**WHAT IS REQUIRED**. Run through the data and copy out every line that mentions the word "Compare".

**DATA LISTING**.

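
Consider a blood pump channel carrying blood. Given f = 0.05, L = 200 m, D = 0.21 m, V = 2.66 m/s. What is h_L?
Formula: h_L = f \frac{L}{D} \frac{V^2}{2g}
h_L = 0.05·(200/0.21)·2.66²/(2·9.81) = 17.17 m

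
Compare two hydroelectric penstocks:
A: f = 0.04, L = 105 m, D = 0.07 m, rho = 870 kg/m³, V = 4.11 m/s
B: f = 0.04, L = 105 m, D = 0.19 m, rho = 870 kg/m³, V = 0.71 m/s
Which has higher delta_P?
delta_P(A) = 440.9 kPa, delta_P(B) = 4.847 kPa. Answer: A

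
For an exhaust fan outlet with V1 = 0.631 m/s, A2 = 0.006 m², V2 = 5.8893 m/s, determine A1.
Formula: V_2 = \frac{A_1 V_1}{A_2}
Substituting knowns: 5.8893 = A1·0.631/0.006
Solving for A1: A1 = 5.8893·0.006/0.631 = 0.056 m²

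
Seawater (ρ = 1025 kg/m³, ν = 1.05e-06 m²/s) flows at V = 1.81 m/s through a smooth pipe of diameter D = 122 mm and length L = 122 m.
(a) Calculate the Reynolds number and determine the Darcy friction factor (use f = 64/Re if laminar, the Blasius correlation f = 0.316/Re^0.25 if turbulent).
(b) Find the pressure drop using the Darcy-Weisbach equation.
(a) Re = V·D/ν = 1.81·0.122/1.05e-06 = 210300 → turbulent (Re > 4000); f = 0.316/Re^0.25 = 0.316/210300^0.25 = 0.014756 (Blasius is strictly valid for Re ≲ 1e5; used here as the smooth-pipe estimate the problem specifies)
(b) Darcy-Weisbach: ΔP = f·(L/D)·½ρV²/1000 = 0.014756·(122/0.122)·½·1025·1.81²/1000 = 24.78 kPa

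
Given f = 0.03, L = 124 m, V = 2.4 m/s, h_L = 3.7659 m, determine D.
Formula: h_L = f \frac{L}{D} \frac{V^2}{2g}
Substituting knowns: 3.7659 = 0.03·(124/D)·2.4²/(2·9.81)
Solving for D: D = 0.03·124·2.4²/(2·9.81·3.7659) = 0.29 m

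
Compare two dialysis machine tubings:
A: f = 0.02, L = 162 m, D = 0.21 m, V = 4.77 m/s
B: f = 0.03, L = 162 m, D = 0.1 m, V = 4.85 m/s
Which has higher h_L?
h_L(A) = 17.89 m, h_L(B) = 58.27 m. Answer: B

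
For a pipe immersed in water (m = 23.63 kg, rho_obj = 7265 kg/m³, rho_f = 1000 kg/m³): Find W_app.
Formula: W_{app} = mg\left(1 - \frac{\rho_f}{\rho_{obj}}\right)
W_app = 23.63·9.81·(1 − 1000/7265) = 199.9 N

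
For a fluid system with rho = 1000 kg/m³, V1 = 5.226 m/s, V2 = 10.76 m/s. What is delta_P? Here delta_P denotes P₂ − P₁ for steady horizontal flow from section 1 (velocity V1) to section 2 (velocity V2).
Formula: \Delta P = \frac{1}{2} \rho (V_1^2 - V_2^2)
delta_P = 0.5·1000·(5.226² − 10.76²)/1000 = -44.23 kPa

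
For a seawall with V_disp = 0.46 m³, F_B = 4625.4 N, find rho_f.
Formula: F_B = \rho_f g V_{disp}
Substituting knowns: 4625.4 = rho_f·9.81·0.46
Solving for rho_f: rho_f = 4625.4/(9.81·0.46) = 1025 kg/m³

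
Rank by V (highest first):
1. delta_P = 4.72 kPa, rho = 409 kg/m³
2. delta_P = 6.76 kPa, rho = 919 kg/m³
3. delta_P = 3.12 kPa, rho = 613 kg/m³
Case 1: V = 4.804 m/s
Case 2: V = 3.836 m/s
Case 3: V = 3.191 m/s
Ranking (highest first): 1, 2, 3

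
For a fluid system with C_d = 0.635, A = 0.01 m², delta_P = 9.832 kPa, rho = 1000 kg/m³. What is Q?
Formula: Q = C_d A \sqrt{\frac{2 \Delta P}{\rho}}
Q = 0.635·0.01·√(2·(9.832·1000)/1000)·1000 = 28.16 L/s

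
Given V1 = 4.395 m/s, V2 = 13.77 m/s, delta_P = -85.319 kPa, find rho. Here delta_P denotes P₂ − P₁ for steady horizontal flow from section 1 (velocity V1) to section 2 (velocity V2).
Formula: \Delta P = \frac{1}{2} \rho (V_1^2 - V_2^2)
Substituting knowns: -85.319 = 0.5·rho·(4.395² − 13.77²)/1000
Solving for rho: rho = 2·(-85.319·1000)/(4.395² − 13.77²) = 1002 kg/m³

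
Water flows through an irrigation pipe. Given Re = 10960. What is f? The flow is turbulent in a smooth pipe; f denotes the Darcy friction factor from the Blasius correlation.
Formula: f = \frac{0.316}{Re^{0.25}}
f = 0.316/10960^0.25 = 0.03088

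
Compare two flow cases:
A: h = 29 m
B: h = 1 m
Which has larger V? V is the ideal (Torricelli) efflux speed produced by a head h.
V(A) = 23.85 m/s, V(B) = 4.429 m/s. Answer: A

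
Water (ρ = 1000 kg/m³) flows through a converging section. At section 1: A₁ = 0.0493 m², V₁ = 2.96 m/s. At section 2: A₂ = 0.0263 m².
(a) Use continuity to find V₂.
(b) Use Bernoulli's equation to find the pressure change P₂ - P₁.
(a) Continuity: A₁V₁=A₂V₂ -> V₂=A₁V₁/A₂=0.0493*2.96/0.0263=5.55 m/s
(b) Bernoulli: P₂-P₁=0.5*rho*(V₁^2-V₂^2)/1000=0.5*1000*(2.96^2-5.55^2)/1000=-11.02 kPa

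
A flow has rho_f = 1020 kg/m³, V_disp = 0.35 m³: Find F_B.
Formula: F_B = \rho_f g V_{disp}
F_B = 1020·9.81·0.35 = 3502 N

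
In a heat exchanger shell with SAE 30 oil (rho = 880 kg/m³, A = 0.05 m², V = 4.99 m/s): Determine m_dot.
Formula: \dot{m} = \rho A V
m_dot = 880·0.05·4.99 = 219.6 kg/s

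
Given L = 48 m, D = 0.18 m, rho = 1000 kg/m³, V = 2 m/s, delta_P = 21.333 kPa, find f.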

**EXERCISE ANSWER**.
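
Compare two hydroelectric penstocks:
Compare two dialysis machine tubings:
Compare two flow cases: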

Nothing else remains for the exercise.